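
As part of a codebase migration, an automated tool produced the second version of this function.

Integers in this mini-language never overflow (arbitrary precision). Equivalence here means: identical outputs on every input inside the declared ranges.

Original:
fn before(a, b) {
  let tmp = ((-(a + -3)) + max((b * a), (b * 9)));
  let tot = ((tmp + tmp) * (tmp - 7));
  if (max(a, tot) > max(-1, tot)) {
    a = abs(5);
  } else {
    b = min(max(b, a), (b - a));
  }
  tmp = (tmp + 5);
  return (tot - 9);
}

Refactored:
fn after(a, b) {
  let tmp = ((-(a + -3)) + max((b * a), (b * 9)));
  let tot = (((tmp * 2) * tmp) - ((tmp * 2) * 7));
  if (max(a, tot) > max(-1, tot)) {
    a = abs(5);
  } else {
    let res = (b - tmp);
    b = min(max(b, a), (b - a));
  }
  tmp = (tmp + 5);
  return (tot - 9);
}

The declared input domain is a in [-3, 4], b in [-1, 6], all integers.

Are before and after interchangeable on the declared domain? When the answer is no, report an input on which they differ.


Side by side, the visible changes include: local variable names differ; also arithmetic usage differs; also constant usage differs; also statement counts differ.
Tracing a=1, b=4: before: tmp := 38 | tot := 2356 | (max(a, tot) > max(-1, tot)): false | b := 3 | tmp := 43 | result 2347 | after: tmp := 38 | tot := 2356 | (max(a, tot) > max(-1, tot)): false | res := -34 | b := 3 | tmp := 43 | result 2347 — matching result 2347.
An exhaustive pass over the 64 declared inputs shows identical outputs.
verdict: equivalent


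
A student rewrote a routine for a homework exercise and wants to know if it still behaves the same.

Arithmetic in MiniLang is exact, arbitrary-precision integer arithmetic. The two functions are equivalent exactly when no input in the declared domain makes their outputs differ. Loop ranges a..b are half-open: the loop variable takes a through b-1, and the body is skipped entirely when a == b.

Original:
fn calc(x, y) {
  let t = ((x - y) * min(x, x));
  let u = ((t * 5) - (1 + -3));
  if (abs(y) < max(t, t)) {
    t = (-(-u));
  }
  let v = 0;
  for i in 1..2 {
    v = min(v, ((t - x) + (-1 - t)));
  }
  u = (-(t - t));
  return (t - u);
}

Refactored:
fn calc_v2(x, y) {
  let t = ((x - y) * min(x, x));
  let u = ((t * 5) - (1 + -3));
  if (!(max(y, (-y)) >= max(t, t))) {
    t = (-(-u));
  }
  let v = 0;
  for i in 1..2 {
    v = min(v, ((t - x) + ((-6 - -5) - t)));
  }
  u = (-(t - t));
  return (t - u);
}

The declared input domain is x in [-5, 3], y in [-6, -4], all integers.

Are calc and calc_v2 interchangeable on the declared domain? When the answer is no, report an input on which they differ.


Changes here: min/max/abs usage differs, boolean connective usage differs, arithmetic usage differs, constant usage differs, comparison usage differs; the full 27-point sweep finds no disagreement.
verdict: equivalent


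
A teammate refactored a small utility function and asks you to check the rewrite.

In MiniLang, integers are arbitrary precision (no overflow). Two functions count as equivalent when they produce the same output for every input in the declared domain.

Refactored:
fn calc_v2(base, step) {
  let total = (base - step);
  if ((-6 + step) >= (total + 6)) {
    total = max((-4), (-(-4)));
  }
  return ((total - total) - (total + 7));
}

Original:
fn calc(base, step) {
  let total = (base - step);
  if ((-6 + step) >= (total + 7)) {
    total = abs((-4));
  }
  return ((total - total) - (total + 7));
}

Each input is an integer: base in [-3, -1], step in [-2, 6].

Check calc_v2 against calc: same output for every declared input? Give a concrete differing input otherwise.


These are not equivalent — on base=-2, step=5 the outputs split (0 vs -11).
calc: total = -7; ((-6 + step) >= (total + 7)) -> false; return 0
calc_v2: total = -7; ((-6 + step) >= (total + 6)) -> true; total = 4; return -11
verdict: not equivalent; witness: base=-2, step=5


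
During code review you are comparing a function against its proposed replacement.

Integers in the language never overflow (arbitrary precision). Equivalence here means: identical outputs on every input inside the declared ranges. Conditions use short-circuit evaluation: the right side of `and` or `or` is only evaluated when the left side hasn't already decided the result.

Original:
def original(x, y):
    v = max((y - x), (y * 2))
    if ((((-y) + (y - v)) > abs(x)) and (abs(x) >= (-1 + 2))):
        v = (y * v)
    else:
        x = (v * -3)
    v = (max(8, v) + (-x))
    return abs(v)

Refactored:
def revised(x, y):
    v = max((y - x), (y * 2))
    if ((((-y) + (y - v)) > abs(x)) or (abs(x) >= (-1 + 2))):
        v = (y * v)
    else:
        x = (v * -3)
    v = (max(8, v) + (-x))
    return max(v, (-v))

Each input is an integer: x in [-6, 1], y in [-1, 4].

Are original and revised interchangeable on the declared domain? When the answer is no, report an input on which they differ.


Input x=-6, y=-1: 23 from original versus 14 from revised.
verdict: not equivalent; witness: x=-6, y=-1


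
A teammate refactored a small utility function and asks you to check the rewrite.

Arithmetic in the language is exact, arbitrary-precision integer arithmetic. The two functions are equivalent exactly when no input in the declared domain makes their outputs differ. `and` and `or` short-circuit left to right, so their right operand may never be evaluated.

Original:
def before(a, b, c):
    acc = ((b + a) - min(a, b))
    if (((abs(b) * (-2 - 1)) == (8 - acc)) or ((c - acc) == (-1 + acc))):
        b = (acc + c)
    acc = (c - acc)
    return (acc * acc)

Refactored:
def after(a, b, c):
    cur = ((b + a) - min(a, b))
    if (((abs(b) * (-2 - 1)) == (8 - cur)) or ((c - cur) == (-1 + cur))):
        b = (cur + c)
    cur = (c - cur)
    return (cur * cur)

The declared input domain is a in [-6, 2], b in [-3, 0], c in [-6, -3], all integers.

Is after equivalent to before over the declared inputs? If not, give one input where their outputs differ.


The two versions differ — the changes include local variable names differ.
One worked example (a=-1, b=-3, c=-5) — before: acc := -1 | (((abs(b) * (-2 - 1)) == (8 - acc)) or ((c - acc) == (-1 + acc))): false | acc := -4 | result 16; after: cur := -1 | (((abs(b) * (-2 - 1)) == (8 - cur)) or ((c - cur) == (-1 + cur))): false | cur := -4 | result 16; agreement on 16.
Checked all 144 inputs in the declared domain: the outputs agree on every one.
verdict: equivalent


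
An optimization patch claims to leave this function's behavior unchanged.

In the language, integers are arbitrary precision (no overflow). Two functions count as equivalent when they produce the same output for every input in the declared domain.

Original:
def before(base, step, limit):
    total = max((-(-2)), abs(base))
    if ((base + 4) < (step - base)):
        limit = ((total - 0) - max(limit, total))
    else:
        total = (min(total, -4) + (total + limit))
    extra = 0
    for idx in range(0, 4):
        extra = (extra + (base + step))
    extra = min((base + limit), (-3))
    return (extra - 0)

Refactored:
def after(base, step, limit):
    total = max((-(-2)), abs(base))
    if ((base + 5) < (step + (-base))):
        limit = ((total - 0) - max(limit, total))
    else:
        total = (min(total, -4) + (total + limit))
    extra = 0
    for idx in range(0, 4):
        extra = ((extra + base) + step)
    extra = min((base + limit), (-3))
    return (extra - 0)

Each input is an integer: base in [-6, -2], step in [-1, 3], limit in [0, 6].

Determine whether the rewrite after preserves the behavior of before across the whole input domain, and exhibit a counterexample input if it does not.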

■ ■ ■ ■ ■ ■ ■

[EXERCISE REQUIREMENTS] Would you copy out each record precisely as it stands?

[TASK RESULT]
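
As part of a codebase migration, an automated tool produced the second version of this function.

Integers in this mini-language never overflow (arbitrary precision). Equivalence here means: identical outputs on every input inside the declared ranges.

Original:
fn before(a, b) {
  let tmp = ((-(a + -3)) + max((b * a), (b * 9)));
  let tot = ((tmp + tmp) * (tmp - 7));
  if (max(a, tot) > max(-1, tot)) {
    a = abs(5);
  } else {
    b = min(max(b, a), (b - a));
  }
  tmp = (tmp + 5);
  return (tot - 9);
}

Refactored:
fn after(a, b) {
  let tmp = ((-(a + -3)) + max((b * a), (b * 9)));
  let tot = (((tmp * 2) * tmp) - ((tmp * 2) * 7));
  if (max(a, tot) > max(-1, tot)) {
    a = abs(5);
  } else {
    let res = (b - tmp);
    b = min(max(b, a), (b - a));
  }
  tmp = (tmp + 5);
  return (tot - 9);
}

The declared input domain is a in [-3, 4], b in [-1, 6], all integers.

Are before and after interchangeable on the declared domain? When the answer is no, report an input on which they differ.


Side by side, the visible changes include: local variable names differ; also arithmetic usage differs; also constant usage differs; also statement counts differ.
Tracing a=1, b=4: before: tmp := 38 | tot := 2356 | (max(a, tot) > max(-1, tot)): false | b := 3 | tmp := 43 | result 2347 | after: tmp := 38 | tot := 2356 | (max(a, tot) > max(-1, tot)): false | res := -34 | b := 3 | tmp := 43 | result 2347 — matching result 2347.
An exhaustive pass over the 64 declared inputs shows identical outputs.
verdict: equivalent


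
A student rewrote a routine for a homework exercise and wants to know if it still behaves the same.

Arithmetic in MiniLang is exact, arbitrary-precision integer arithmetic. The two functions are equivalent exactly when no input in the declared domain makes their outputs differ. Loop ranges a..b are half-open: the loop variable takes a through b-1, and the body is skipped entirely when a == b.

Original:
fn calc(x, y) {
  let t = ((x - y) * min(x, x));
  let u = ((t * 5) - (1 + -3));
  if (abs(y) < max(t, t)) {
    t = (-(-u));
  }
  let v = 0;
  for i in 1..2 {
    v = min(v, ((t - x) + (-1 - t)));
  }
  u = (-(t - t));
  return (t - u);
}

Refactored:
fn calc_v2(x, y) {
  let t = ((x - y) * min(x, x));
  let u = ((t * 5) - (1 + -3));
  if (!(max(y, (-y)) >= max(t, t))) {
    t = (-(-u));
  }
  let v = 0;
  for i in 1..2 {
    v = min(v, ((t - x) + ((-6 - -5) - t)));
  }
  u = (-(t - t));
  return (t - u);
}

The declared input domain is x in [-5, 3], y in [-6, -4], all integers.

Are calc and calc_v2 interchangeable on the declared domain? When the answer is no, report an input on which they differ.


Changes here: min/max/abs usage differs, boolean connective usage differs, arithmetic usage differs, constant usage differs, comparison usage differs; the full 27-point sweep finds no disagreement.
verdict: equivalent


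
A teammate refactored a small utility function and asks you to check the rewrite.

In MiniLang, integers are arbitrary precision (no overflow). Two functions count as equivalent when they produce the same output for every input in the declared domain.

Refactored:
fn calc_v2(base, step) {
  let total = (base - step);
  if ((-6 + step) >= (total + 6)) {
    total = max((-4), (-(-4)));
  }
  return ((total - total) - (total + 7));
}

Original:
fn calc(base, step) {
  let total = (base - step);
  if ((-6 + step) >= (total + 7)) {
    total = abs((-4));
  }
  return ((total - total) - (total + 7));
}

Each input is an integer: base in [-3, -1], step in [-2, 6].

Check calc_v2 against calc: same output for every declared input? Give a concrete differing input otherwise.


These are not equivalent — on base=-2, step=5 the outputs split (0 vs -11).
calc: total = -7; ((-6 + step) >= (total + 7)) -> false; return 0
calc_v2: total = -7; ((-6 + step) >= (total + 6)) -> true; total = 4; return -11
verdict: not equivalent; witness: base=-2, step=5


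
During code review you are comparing a function against its proposed replacement.

Integers in the language never overflow (arbitrary precision). Equivalence here means: identical outputs on every input inside the declared ranges. Conditions use short-circuit evaluation: the right side of `and` or `or` is only evaluated when the left side hasn't already decided the result.

Original:
def original(x, y):
    v = max((y - x), (y * 2))
    if ((((-y) + (y - v)) > abs(x)) and (abs(x) >= (-1 + 2))):
        v = (y * v)
    else:
        x = (v * -3)
    v = (max(8, v) + (-x))
    return abs(v)

Refactored:
def revised(x, y):
    v = max((y - x), (y * 2))
    if ((((-y) + (y - v)) > abs(x)) or (abs(x) >= (-1 + 2))):
        v = (y * v)
    else:
        x = (v * -3)
    v = (max(8, v) + (-x))
    return max(v, (-v))

Each input is an integer: x in [-6, 1], y in [-1, 4].

Are original and revised interchangeable on the declared domain? When the answer is no, report an input on which they differ.


Input x=-6, y=-1: 23 from original versus 14 from revised.
verdict: not equivalent; witness: x=-6, y=-1


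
A teammate refactored a small utility function and asks you to check the rewrite.

Arithmetic in the language is exact, arbitrary-precision integer arithmetic. The two functions are equivalent exactly when no input in the declared domain makes their outputs differ. `and` and `or` short-circuit left to right, so their right operand may never be evaluated.

Original:
def before(a, b, c):
    acc = ((b + a) - min(a, b))
    if (((abs(b) * (-2 - 1)) == (8 - acc)) or ((c - acc) == (-1 + acc))):
        b = (acc + c)
    acc = (c - acc)
    return (acc * acc)

Refactored:
def after(a, b, c):
    cur = ((b + a) - min(a, b))
    if (((abs(b) * (-2 - 1)) == (8 - cur)) or ((c - cur) == (-1 + cur))):
        b = (cur + c)
    cur = (c - cur)
    return (cur * cur)

The declared input domain is a in [-6, 2], b in [-3, 0], c in [-6, -3], all integers.

Is after equivalent to before over the declared inputs? If not, give one input where their outputs differ.


The two versions differ — the changes include local variable names differ.
One worked example (a=-1, b=-3, c=-5) — before: acc := -1 | (((abs(b) * (-2 - 1)) == (8 - acc)) or ((c - acc) == (-1 + acc))): false | acc := -4 | result 16; after: cur := -1 | (((abs(b) * (-2 - 1)) == (8 - cur)) or ((c - cur) == (-1 + cur))): false | cur := -4 | result 16; agreement on 16.
Checked all 144 inputs in the declared domain: the outputs agree on every one.
verdict: equivalent


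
An optimization patch claims to leave this function's behavior unchanged.

In the language, integers are arbitrary precision (no overflow). Two functions count as equivalent when they produce the same output for every input in the declared domain.

Original:
def before(base, step, limit):
    total = max((-(-2)), abs(base))
    if ((base + 4) < (step - base)):
        limit = ((total - 0) - max(limit, total))
    else:
        total = (min(total, -4) + (total + limit))
    extra = 0
    for idx in range(0, 4):
        extra = (extra + (base + step))
    extra = min((base + limit), (-3))
    return (extra - 0)

Refactored:
def after(base, step, limit):
    total = max((-(-2)), abs(base))
    if ((base + 5) < (step + (-base))):
        limit = ((total - 0) - max(limit, total))
    else:
        total = (min(total, -4) + (total + limit))
    extra = 0
    for idx in range(0, 4):
        extra = ((extra + base) + step)
    extra = min((base + limit), (-3))
    return (extra - 0)

Each input is an integer: base in [-6, -2], step in [-1, 3], limit in [0, 6].

Determine whether the rewrite after preserves the behavior of before across the whole input domain, and exhibit a counterexample input if it does not.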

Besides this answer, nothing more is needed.